<<<<

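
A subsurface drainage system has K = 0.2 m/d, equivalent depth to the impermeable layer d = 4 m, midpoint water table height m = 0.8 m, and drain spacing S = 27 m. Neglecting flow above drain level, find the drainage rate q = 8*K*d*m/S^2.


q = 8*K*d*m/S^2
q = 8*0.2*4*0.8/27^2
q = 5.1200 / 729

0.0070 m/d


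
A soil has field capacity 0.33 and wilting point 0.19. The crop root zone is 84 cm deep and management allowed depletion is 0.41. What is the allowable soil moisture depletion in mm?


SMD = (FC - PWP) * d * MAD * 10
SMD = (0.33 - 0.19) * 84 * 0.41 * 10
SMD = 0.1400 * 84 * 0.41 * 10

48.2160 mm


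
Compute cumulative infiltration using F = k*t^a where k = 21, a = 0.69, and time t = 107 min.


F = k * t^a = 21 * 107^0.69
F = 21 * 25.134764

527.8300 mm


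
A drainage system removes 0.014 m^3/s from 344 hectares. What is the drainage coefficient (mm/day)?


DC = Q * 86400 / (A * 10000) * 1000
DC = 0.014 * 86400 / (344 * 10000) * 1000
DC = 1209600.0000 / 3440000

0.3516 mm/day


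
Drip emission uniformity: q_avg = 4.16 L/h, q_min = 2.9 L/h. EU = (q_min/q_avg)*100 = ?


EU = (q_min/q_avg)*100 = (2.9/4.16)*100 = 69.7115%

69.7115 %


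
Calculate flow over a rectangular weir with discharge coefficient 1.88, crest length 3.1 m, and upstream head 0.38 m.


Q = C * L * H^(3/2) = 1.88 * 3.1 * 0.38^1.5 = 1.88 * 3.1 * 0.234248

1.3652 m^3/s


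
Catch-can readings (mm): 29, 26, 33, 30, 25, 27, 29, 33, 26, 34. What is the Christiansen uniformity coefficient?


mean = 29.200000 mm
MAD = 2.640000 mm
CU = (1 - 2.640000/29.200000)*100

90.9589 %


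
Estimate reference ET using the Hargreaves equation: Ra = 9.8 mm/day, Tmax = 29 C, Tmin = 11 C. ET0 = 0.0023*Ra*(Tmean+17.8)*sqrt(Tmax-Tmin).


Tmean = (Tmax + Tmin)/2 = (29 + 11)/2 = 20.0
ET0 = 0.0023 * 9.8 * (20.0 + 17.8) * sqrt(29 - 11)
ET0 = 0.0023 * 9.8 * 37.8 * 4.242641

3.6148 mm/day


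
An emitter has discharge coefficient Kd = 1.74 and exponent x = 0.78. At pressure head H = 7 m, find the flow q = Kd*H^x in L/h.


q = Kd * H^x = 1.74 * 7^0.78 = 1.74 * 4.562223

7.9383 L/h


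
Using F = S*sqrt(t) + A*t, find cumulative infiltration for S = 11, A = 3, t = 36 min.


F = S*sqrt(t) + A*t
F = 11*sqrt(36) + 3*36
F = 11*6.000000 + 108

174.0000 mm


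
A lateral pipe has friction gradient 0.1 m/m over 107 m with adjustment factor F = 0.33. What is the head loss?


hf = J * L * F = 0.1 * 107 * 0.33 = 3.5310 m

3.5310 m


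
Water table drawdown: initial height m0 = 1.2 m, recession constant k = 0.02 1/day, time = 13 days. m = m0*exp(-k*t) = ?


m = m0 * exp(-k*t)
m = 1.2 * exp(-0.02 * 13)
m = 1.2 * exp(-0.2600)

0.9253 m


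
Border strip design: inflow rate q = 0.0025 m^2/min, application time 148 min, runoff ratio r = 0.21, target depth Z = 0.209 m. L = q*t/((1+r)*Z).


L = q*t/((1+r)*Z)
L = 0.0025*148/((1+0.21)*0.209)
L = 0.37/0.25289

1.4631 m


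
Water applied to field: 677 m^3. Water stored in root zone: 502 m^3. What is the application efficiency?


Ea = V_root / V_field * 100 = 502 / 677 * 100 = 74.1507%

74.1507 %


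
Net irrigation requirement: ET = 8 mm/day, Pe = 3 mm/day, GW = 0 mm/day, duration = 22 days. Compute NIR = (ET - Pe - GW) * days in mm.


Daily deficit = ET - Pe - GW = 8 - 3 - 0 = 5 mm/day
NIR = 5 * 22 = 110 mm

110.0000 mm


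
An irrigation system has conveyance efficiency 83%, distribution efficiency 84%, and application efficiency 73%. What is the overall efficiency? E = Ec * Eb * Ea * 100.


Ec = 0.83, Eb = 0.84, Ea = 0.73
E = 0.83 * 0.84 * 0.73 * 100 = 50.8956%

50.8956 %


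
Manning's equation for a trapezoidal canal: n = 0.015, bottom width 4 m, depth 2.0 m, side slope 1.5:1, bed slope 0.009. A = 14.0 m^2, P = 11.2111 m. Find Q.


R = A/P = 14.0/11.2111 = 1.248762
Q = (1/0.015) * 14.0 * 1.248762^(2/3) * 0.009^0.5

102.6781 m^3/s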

>>>>

Repeat the lines from the one containing "An emitter has" through the end of the listing, exactly and without any other lines; both ends are included.

• Result below:
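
An emitter has discharge coefficient Kd = 1.74 and exponent x = 0.78. At pressure head H = 7 m, find the flow q = Kd*H^x in L/h.


q = Kd * H^x = 1.74 * 7^0.78 = 1.74 * 4.562223

7.9383 L/h


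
Using F = S*sqrt(t) + A*t, find cumulative infiltration for S = 11, A = 3, t = 36 min.


F = S*sqrt(t) + A*t
F = 11*sqrt(36) + 3*36
F = 11*6.000000 + 108

174.0000 mm


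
A lateral pipe has friction gradient 0.1 m/m over 107 m with adjustment factor F = 0.33. What is the head loss?


hf = J * L * F = 0.1 * 107 * 0.33 = 3.5310 m

3.5310 m


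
Water table drawdown: initial height m0 = 1.2 m, recession constant k = 0.02 1/day, time = 13 days. m = m0*exp(-k*t) = ?


m = m0 * exp(-k*t)
m = 1.2 * exp(-0.02 * 13)
m = 1.2 * exp(-0.2600)

0.9253 m


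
Border strip design: inflow rate q = 0.0025 m^2/min, application time 148 min, runoff ratio r = 0.21, target depth Z = 0.209 m. L = q*t/((1+r)*Z).


L = q*t/((1+r)*Z)
L = 0.0025*148/((1+0.21)*0.209)
L = 0.37/0.25289

1.4631 m


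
Water applied to field: 677 m^3. Water stored in root zone: 502 m^3. What is the application efficiency?


Ea = V_root / V_field * 100 = 502 / 677 * 100 = 74.1507%

74.1507 %


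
Net irrigation requirement: ET = 8 mm/day, Pe = 3 mm/day, GW = 0 mm/day, duration = 22 days. Compute NIR = (ET - Pe - GW) * days in mm.


Daily deficit = ET - Pe - GW = 8 - 3 - 0 = 5 mm/day
NIR = 5 * 22 = 110 mm

110.0000 mm


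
An irrigation system has conveyance efficiency 83%, distribution efficiency 84%, and application efficiency 73%. What is the overall efficiency? E = Ec * Eb * Ea * 100.


Ec = 0.83, Eb = 0.84, Ea = 0.73
E = 0.83 * 0.84 * 0.73 * 100 = 50.8956%

50.8956 %


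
Manning's equation for a trapezoidal canal: n = 0.015, bottom width 4 m, depth 2.0 m, side slope 1.5:1, bed slope 0.009. A = 14.0 m^2, P = 11.2111 m. Find Q.


R = A/P = 14.0/11.2111 = 1.248762
Q = (1/0.015) * 14.0 * 1.248762^(2/3) * 0.009^0.5

102.6781 m^3/s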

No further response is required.